Records for this task.

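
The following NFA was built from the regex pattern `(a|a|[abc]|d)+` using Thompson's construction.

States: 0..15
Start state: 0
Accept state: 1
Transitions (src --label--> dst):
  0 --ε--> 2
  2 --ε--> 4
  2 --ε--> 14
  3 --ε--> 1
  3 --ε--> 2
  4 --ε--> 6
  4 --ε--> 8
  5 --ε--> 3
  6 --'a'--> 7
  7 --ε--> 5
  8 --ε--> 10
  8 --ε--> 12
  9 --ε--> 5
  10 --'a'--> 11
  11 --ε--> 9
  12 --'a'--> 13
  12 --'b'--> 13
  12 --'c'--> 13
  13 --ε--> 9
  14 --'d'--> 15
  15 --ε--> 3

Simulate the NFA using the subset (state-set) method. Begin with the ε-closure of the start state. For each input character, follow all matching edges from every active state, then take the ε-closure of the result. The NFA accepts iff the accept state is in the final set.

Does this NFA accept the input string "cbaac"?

Answer: ACCEPT

Derivation:
S₀ = ε-closure({0}) = {0,2,4,6,8,10,12,14}
'c' @ 1: {1,2,3,4,5,6,8,9,10,12,13,14}  [accepting]
'b' @ 2: {1,2,3,4,5,6,8,9,10,12,13,14}  [accepting]
'a' @ 3: {1,2,3,4,5,6,7,8,9,10,11,12,13,14}  [accepting]
'a' @ 4: {1,2,3,4,5,6,7,8,9,10,11,12,13,14}  [accepting]
'c' @ 5: {1,2,3,4,5,6,8,9,10,12,13,14}  [accepting]
after full input: {1,2,3,4,5,6,8,9,10,12,13,14}  (accept=1 in)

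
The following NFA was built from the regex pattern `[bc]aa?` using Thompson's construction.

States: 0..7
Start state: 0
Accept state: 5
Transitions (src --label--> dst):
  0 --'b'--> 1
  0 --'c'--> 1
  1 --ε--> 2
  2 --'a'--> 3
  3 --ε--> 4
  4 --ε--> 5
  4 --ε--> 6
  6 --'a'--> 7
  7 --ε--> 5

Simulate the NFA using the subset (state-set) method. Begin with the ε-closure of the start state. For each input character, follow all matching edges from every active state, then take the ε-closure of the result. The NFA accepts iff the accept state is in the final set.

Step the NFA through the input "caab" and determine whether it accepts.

S₀ = ε-closure({0}) = {0}
'c' @ 1: {1,2}
'a' @ 2: {3,4,5,6}  (accept∈set)
'a' @ 3: {5,7}  (accept∈set)
'b' @ 4: {}  — dead — no transitions
end set {} — state 5 not in

Answer: REJECT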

Work required.
Write the material out once more, keeping each line exact.

Written solution.
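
The following NFA was built from the regex pattern `(a|a|[abc]|d)+` using Thompson's construction.

States: 0..15
Start state: 0
Accept state: 1
Transitions (src --label--> dst):
  0 --ε--> 2
  2 --ε--> 4
  2 --ε--> 14
  3 --ε--> 1
  3 --ε--> 2
  4 --ε--> 6
  4 --ε--> 8
  5 --ε--> 3
  6 --'a'--> 7
  7 --ε--> 5
  8 --ε--> 10
  8 --ε--> 12
  9 --ε--> 5
  10 --'a'--> 11
  11 --ε--> 9
  12 --'a'--> 13
  12 --'b'--> 13
  12 --'c'--> 13
  13 --ε--> 9
  14 --'d'--> 15
  15 --ε--> 3

Simulate the NFA using the subset (state-set) method. Begin with the ε-closure of the start state. For each input character, follow all matching edges from every active state, then take the ε-closure of the result. The NFA accepts iff the accept state is in the final set.

Does this NFA accept the input string "cbaac"?

Answer: ACCEPT

Derivation:
S₀ = ε-closure({0}) = {0,2,4,6,8,10,12,14}
'c' @ 1: {1,2,3,4,5,6,8,9,10,12,13,14}  [accepting]
'b' @ 2: {1,2,3,4,5,6,8,9,10,12,13,14}  [accepting]
'a' @ 3: {1,2,3,4,5,6,7,8,9,10,11,12,13,14}  [accepting]
'a' @ 4: {1,2,3,4,5,6,7,8,9,10,11,12,13,14}  [accepting]
'c' @ 5: {1,2,3,4,5,6,8,9,10,12,13,14}  [accepting]
after full input: {1,2,3,4,5,6,8,9,10,12,13,14}  (accept=1 in)

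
The following NFA was built from the regex pattern `[bc]aa?` using Thompson's construction.

States: 0..7
Start state: 0
Accept state: 5
Transitions (src --label--> dst):
  0 --'b'--> 1
  0 --'c'--> 1
  1 --ε--> 2
  2 --'a'--> 3
  3 --ε--> 4
  4 --ε--> 5
  4 --ε--> 6
  6 --'a'--> 7
  7 --ε--> 5

Simulate the NFA using the subset (state-set) method. Begin with the ε-closure of the start state. For each input character, follow all matching edges from every active state, then take the ε-closure of the result. The NFA accepts iff the accept state is in the final set.

Step the NFA through the input "caab" and determine whether it accepts.

S₀ = ε-closure({0}) = {0}
'c' @ 1: {1,2}
'a' @ 2: {3,4,5,6}  (accept∈set)
'a' @ 3: {5,7}  (accept∈set)
'b' @ 4: {}  — dead — no transitions
end set {} — state 5 not in

Answer: REJECT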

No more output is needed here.